____ SUPPLIED DATA

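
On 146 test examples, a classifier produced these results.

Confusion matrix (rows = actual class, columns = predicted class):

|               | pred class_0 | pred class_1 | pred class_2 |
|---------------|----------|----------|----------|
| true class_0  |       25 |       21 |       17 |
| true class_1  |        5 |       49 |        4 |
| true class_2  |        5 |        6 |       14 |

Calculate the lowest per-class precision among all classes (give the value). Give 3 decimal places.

0.400

Per-class precision (TP/(TP+FP)):
  class_0: TP=25, FP=5+5=10 → 25/35 = 0.7143
  class_1: TP=49, FP=21+6=27 → 49/76 = 0.6447
  class_2: TP=14, FP=17+4=21 → 14/35 = 0.4000
Lowest is class 'class_2' with precision = 0.400.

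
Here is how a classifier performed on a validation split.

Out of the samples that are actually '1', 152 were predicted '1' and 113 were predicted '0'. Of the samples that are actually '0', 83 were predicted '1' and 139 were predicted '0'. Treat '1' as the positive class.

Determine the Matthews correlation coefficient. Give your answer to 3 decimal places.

MCC = (TP·TN − FP·FN) / √((TP+FP)(TP+FN)(TN+FP)(TN+FN))
Numerator = 152·139 − 83·113 = 11749
Denominator = √(235·265·222·252) = √3483912600 = 59024.6779
MCC = 11749 / 59024.6779 = 0.199

0.199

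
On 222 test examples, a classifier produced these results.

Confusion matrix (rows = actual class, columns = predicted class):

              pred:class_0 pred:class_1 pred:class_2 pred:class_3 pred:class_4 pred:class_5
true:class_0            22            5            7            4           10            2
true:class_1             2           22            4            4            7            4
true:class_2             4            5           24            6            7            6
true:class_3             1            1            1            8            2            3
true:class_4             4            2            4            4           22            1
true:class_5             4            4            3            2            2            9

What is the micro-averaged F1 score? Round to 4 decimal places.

Micro-averaging pools counts across classes: ΣTP=107, ΣFP=115, ΣFN=115.
Micro-F1 score = 2·TP/(2·TP+FP+FN) on pooled counts = 0.4820 (equals overall accuracy in single-label multiclass).

0.4820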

________

> **TASK REQUIREMENTS**: Report the number of lines, in the entries above, that contain the word "test", without any other text.

> **ANSWER TO THIS TASK**: 2